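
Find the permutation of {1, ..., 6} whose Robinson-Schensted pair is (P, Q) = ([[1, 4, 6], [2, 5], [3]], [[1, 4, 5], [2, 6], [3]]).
3 2 1 5 6 4

Reverse the RSK construction: for i from n down to 1, find the cell of Q containing i, remove the entry at that cell from P, and reverse-bump it up through P; the value ejected from row 1 is w(i).

Step i=6: Q has 6 at row 2, column 2; remove 5 from row 2 of P and reverse-bump: 5 enters row 1 and ejects 4. So w(6) = 4. P is now [[1, 5, 6], [2], [3]].
Step i=5: Q has 5 at row 1, column 3; remove that cell from P, ejecting 6. So w(5) = 6. P is now [[1, 5], [2], [3]].
Step i=4: Q has 4 at row 1, column 2; remove that cell from P, ejecting 5. So w(4) = 5. P is now [[1], [2], [3]].
Step i=3: Q has 3 at row 3, column 1; remove 3 from row 3 of P and reverse-bump: 3 enters row 2 and ejects 2; 2 enters row 1 and ejects 1. So w(3) = 1. P is now [[2], [3]].
Step i=2: Q has 2 at row 2, column 1; remove 3 from row 2 of P and reverse-bump: 3 enters row 1 and ejects 2. So w(2) = 2. P is now [[3]].
Step i=1: Q has 1 at row 1, column 1; remove that cell from P, ejecting 3. So w(1) = 3. P is now [].

So w = 3 2 1 5 6 4.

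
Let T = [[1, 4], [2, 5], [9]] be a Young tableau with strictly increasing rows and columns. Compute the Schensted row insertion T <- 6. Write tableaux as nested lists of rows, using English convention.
[[1, 4, 6], [2, 5], [9]]

6 is larger than every entry of row 1, so it is appended to row 1. The new tableau is [[1, 4, 6], [2, 5], [9]].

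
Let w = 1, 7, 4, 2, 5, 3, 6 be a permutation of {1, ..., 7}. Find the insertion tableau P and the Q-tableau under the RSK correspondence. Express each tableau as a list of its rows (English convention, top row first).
P = [[1, 2, 3, 6], [4, 5], [7]], Q = [[1, 2, 5, 7], [3, 6], [4]]

Insert each entry of the permutation into P by Schensted row insertion, recording in Q the position of each new cell.

Insert 1: appended to row 1. P = [[1]].
Insert 7: appended to row 1. P = [[1, 7]].
Insert 4: 4 bumps 7 from row 1; 7 starts row 2. P = [[1, 4], [7]].
Insert 2: 2 bumps 4 from row 1; 4 bumps 7 from row 2; 7 starts row 3. P = [[1, 2], [4], [7]].
Insert 5: appended to row 1. P = [[1, 2, 5], [4], [7]].
Insert 3: 3 bumps 5 from row 1; 5 appends to row 2. P = [[1, 2, 3], [4, 5], [7]].
Insert 6: appended to row 1. P = [[1, 2, 3, 6], [4, 5], [7]].

So P = [[1, 2, 3, 6], [4, 5], [7]], Q = [[1, 2, 5, 7], [3, 6], [4]].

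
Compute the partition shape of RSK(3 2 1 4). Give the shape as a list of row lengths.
[2, 1, 1]

Row-insert each entry into an empty tableau.

After inserting 3: P = [[3]].
After inserting 2: P = [[2], [3]].
After inserting 1: P = [[1], [2], [3]].
After inserting 4: P = [[1, 4], [2], [3]].

The final insertion tableau P = [[1, 4], [2], [3]] has shape [2, 1, 1].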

.....

* _ABOUT THIS EXERCISE_
Start to finish, output the whole listing exactly.

* _EXPECTED ANSWER_
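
Find the permutation of {1, ..., 6} whose Robinson-Schensted pair is (P, Q) = ([[1, 4, 6], [2, 5], [3]], [[1, 4, 5], [2, 6], [3]]).
3 2 1 5 6 4

Reverse the RSK construction: for i from n down to 1, find the cell of Q containing i, remove the entry at that cell from P, and reverse-bump it up through P; the value ejected from row 1 is w(i).

Step i=6: Q has 6 at row 2, column 2; remove 5 from row 2 of P and reverse-bump: 5 enters row 1 and ejects 4. So w(6) = 4. P is now [[1, 5, 6], [2], [3]].
Step i=5: Q has 5 at row 1, column 3; remove that cell from P, ejecting 6. So w(5) = 6. P is now [[1, 5], [2], [3]].
Step i=4: Q has 4 at row 1, column 2; remove that cell from P, ejecting 5. So w(4) = 5. P is now [[1], [2], [3]].
Step i=3: Q has 3 at row 3, column 1; remove 3 from row 3 of P and reverse-bump: 3 enters row 2 and ejects 2; 2 enters row 1 and ejects 1. So w(3) = 1. P is now [[2], [3]].
Step i=2: Q has 2 at row 2, column 1; remove 3 from row 2 of P and reverse-bump: 3 enters row 1 and ejects 2. So w(2) = 2. P is now [[3]].
Step i=1: Q has 1 at row 1, column 1; remove that cell from P, ejecting 3. So w(1) = 3. P is now [].

So w = 3 2 1 5 6 4.

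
Let T = [[1, 4], [2, 5], [9]] be a Young tableau with strictly increasing rows and columns. Compute the Schensted row insertion T <- 6. Write tableaux as nested lists of rows, using English convention.
[[1, 4, 6], [2, 5], [9]]

6 is larger than every entry of row 1, so it is appended to row 1. The new tableau is [[1, 4, 6], [2, 5], [9]].

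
Let w = 1, 7, 4, 2, 5, 3, 6 be a permutation of {1, ..., 7}. Find the insertion tableau P and the Q-tableau under the RSK correspondence. Express each tableau as a list of its rows (English convention, top row first).
P = [[1, 2, 3, 6], [4, 5], [7]], Q = [[1, 2, 5, 7], [3, 6], [4]]

Insert each entry of the permutation into P by Schensted row insertion, recording in Q the position of each new cell.

Insert 1: appended to row 1. P = [[1]].
Insert 7: appended to row 1. P = [[1, 7]].
Insert 4: 4 bumps 7 from row 1; 7 starts row 2. P = [[1, 4], [7]].
Insert 2: 2 bumps 4 from row 1; 4 bumps 7 from row 2; 7 starts row 3. P = [[1, 2], [4], [7]].
Insert 5: appended to row 1. P = [[1, 2, 5], [4], [7]].
Insert 3: 3 bumps 5 from row 1; 5 appends to row 2. P = [[1, 2, 3], [4, 5], [7]].
Insert 6: appended to row 1. P = [[1, 2, 3, 6], [4, 5], [7]].

So P = [[1, 2, 3, 6], [4, 5], [7]], Q = [[1, 2, 5, 7], [3, 6], [4]].

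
Compute the partition shape of RSK(3 2 1 4). Give the shape as a list of row lengths.
[2, 1, 1]

Row-insert each entry into an empty tableau.

After inserting 3: P = [[3]].
After inserting 2: P = [[2], [3]].
After inserting 1: P = [[1], [2], [3]].
After inserting 4: P = [[1, 4], [2], [3]].

The final insertion tableau P = [[1, 4], [2], [3]] has shape [2, 1, 1].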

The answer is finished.